What is expected
Tally the lines below that contain the word "counter". Only the total should be given.

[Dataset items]
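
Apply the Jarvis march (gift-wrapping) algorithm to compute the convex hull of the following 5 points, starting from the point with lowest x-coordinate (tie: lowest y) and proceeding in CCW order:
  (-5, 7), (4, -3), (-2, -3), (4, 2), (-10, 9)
Hull (CCW) = [(-10, 9), (-2, -3), (4, -3), (4, 2), (-5, 7)]

Jarvis march: at each step, from the current hull vertex p, select the next vertex q as the point such that every other point lies strictly to the left of (or on) the directed line p → q. (Equivalently: for every other point r, the cross product (q − p) × (r − p) ≥ 0.)
Starting point (lowest x, tie lowest y): (-10, 9). Wrap until returning to start. Resulting hull: (-10, 9), (-2, -3), (4, -3), (4, 2), (-5, 7).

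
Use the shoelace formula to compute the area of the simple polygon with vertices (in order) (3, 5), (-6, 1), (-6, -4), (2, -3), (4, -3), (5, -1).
Area = 67

Shoelace formula: Area = (1/2) |Σ_i (x_i · y_{i+1} − x_{i+1} · y_i)| (indices mod n). Compute each cross term:
  (3)(1) − (-6)(5) = 33
  (-6)(-4) − (-6)(1) = 30
  (-6)(-3) − (2)(-4) = 26
  (2)(-3) − (4)(-3) = 6
  (4)(-1) − (5)(-3) = 11
  (5)(5) − (3)(-1) = 28
Sum = 134, so (signed) Area = 134/2 = 67, |Area| = 67.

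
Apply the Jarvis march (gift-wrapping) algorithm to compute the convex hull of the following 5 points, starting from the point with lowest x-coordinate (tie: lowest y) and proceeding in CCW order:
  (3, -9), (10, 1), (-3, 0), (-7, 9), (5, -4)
Hull (CCW) = [(-7, 9), (-3, 0), (3, -9), (10, 1)]

Jarvis march: at each step, from the current hull vertex p, select the next vertex q as the point such that every other point lies strictly to the left of (or on) the directed line p → q. (Equivalently: for every other point r, the cross product (q − p) × (r − p) ≥ 0.)
Starting point (lowest x, tie lowest y): (-7, 9). Wrap until returning to start. Resulting hull: (-7, 9), (-3, 0), (3, -9), (10, 1).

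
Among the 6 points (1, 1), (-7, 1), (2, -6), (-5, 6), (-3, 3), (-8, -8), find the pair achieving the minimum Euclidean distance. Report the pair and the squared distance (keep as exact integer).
Pair = ((-5, 6), (-3, 3)); squared distance = 13

Compute all C(6, 2) = 15 pairwise squared distances (x_i − x_j)² + (y_i − y_j)². The minimum is 13, attained by the pair ((-5, 6), (-3, 3)).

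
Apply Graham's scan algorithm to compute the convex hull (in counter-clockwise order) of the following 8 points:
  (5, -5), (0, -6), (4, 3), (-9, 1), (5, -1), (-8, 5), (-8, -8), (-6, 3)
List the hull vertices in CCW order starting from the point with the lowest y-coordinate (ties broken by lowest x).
Hull (CCW) = [(-8, -8), (5, -5), (5, -1), (4, 3), (-8, 5), (-9, 1)]

Graham scan procedure:
  1. Find the pivot p₀ = point with lowest y (tie → lowest x): (-8, -8).
  2. Sort the remaining points by polar angle around p₀.
  3. Walk through sorted points, maintaining a stack; pop the top while the last three entries make a non-left turn (cross product ≤ 0).
  4. Final stack is the convex hull in CCW order: (-8, -8), (5, -5), (5, -1), (4, 3), (-8, 5), (-9, 1).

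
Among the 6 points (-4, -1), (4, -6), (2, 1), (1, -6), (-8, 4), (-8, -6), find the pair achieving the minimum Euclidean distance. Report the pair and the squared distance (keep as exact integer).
Pair = ((4, -6), (1, -6)); squared distance = 9

Compute all C(6, 2) = 15 pairwise squared distances (x_i − x_j)² + (y_i − y_j)². The minimum is 9, attained by the pair ((4, -6), (1, -6)).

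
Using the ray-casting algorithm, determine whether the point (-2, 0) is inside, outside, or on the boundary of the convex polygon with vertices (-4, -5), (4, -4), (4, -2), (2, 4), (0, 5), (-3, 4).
The point (-2, 0) lies strictly inside the polygon

Cast a horizontal ray to the right from the query point and count how many polygon edges it crosses (each edge strictly once or zero times, handled with the usual half-open convention). 
Parity of crossings → odd ⇒ inside.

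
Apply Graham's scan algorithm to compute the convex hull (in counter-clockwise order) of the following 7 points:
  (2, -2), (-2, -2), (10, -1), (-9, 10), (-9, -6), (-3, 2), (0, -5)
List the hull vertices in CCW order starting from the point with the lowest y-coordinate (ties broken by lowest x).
Hull (CCW) = [(-9, -6), (0, -5), (10, -1), (-9, 10)]

Graham scan procedure:
  1. Find the pivot p₀ = point with lowest y (tie → lowest x): (-9, -6).
  2. Sort the remaining points by polar angle around p₀.
  3. Walk through sorted points, maintaining a stack; pop the top while the last three entries make a non-left turn (cross product ≤ 0).
  4. Final stack is the convex hull in CCW order: (-9, -6), (0, -5), (10, -1), (-9, 10).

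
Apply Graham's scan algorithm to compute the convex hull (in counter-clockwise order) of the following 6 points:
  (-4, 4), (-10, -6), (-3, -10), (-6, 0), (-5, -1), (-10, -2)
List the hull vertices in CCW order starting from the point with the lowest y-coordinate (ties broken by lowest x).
Hull (CCW) = [(-3, -10), (-4, 4), (-10, -2), (-10, -6)]

Graham scan procedure:
  1. Find the pivot p₀ = point with lowest y (tie → lowest x): (-3, -10).
  2. Sort the remaining points by polar angle around p₀.
  3. Walk through sorted points, maintaining a stack; pop the top while the last three entries make a non-left turn (cross product ≤ 0).
  4. Final stack is the convex hull in CCW order: (-3, -10), (-4, 4), (-10, -2), (-10, -6).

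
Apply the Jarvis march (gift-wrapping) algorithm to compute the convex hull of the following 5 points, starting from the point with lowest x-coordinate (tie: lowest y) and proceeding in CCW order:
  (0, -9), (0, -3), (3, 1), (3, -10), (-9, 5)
Hull (CCW) = [(-9, 5), (0, -9), (3, -10), (3, 1)]

Jarvis march: at each step, from the current hull vertex p, select the next vertex q as the point such that every other point lies strictly to the left of (or on) the directed line p → q. (Equivalently: for every other point r, the cross product (q − p) × (r − p) ≥ 0.)
Starting point (lowest x, tie lowest y): (-9, 5). Wrap until returning to start. Resulting hull: (-9, 5), (0, -9), (3, -10), (3, 1).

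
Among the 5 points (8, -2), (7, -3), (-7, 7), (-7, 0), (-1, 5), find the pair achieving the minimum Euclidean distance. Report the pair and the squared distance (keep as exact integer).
Pair = ((8, -2), (7, -3)); squared distance = 2

Compute all C(5, 2) = 10 pairwise squared distances (x_i − x_j)² + (y_i − y_j)². The minimum is 2, attained by the pair ((8, -2), (7, -3)).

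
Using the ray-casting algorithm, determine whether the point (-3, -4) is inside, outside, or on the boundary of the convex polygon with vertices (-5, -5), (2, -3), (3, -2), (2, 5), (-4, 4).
The point (-3, -4) lies strictly inside the polygon

Cast a horizontal ray to the right from the query point and count how many polygon edges it crosses (each edge strictly once or zero times, handled with the usual half-open convention). 
Parity of crossings → odd ⇒ inside.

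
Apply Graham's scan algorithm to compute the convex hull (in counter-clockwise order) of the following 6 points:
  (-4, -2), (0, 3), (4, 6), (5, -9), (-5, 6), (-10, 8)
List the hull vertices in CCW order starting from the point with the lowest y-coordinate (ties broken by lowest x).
Hull (CCW) = [(5, -9), (4, 6), (-10, 8), (-4, -2)]

Graham scan procedure:
  1. Find the pivot p₀ = point with lowest y (tie → lowest x): (5, -9).
  2. Sort the remaining points by polar angle around p₀.
  3. Walk through sorted points, maintaining a stack; pop the top while the last three entries make a non-left turn (cross product ≤ 0).
  4. Final stack is the convex hull in CCW order: (5, -9), (4, 6), (-10, 8), (-4, -2).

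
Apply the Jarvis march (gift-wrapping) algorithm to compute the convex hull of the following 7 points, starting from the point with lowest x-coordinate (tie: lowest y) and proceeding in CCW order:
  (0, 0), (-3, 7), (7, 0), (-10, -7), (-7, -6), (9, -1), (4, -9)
Hull (CCW) = [(-10, -7), (4, -9), (9, -1), (-3, 7)]

Jarvis march: at each step, from the current hull vertex p, select the next vertex q as the point such that every other point lies strictly to the left of (or on) the directed line p → q. (Equivalently: for every other point r, the cross product (q − p) × (r − p) ≥ 0.)
Starting point (lowest x, tie lowest y): (-10, -7). Wrap until returning to start. Resulting hull: (-10, -7), (4, -9), (9, -1), (-3, 7).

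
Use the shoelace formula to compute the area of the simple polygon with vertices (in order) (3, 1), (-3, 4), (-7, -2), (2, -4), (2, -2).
Area = 93/2

Shoelace formula: Area = (1/2) |Σ_i (x_i · y_{i+1} − x_{i+1} · y_i)| (indices mod n). Compute each cross term:
  (3)(4) − (-3)(1) = 15
  (-3)(-2) − (-7)(4) = 34
  (-7)(-4) − (2)(-2) = 32
  (2)(-2) − (2)(-4) = 4
  (2)(1) − (3)(-2) = 8
Sum = 93, so (signed) Area = 93/2 = 93/2, |Area| = 93/2.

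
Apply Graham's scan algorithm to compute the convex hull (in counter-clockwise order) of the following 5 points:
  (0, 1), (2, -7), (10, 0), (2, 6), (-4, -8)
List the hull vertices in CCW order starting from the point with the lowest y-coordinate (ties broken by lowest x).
Hull (CCW) = [(-4, -8), (2, -7), (10, 0), (2, 6)]

Graham scan procedure:
  1. Find the pivot p₀ = point with lowest y (tie → lowest x): (-4, -8).
  2. Sort the remaining points by polar angle around p₀.
  3. Walk through sorted points, maintaining a stack; pop the top while the last three entries make a non-left turn (cross product ≤ 0).
  4. Final stack is the convex hull in CCW order: (-4, -8), (2, -7), (10, 0), (2, 6).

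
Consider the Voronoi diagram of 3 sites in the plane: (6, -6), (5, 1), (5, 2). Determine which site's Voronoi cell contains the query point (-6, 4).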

Task result
5